-- DATASET CONTENT follows --
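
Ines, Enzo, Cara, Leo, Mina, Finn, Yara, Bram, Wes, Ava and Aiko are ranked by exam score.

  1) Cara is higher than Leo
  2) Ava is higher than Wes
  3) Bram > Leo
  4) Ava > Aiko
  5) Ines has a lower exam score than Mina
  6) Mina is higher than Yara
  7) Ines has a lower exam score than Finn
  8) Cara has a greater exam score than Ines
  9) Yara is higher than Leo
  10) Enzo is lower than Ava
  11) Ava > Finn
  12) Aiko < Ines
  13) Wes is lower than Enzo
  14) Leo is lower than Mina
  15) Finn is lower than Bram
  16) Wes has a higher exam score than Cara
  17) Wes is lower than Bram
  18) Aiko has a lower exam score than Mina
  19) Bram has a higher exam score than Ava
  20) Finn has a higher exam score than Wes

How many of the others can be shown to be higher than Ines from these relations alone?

7

The elements the relations force above Ines are Cara, Wes, Finn, Enzo, Ava, Bram, Mina — no chain reaches any other.
That is 7.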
-- DATASET CONTENT concluded --
- [PROBLEM DESCRIPTION]: Nothing but the lines from the line that contains "2) Ava is higher than Wes" to the last line of the records above should appear in the answer; please copy them exactly.

- [FINISHED EXERCISE]:
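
  2) Ava is higher than Wes
  3) Bram > Leo
  4) Ava > Aiko
  5) Ines has a lower exam score than Mina
  6) Mina is higher than Yara
  7) Ines has a lower exam score than Finn
  8) Cara has a greater exam score than Ines
  9) Yara is higher than Leo
  10) Enzo is lower than Ava
  11) Ava > Finn
  12) Aiko < Ines
  13) Wes is lower than Enzo
  14) Leo is lower than Mina
  15) Finn is lower than Bram
  16) Wes has a higher exam score than Cara
  17) Wes is lower than Bram
  18) Aiko has a lower exam score than Mina
  19) Bram has a higher exam score than Ava
  20) Finn has a higher exam score than Wes

How many of the others can be shown to be higher than Ines from these relations alone?

7

The elements the relations force above Ines are Cara, Wes, Finn, Enzo, Ava, Bram, Mina — no chain reaches any other.
That is 7.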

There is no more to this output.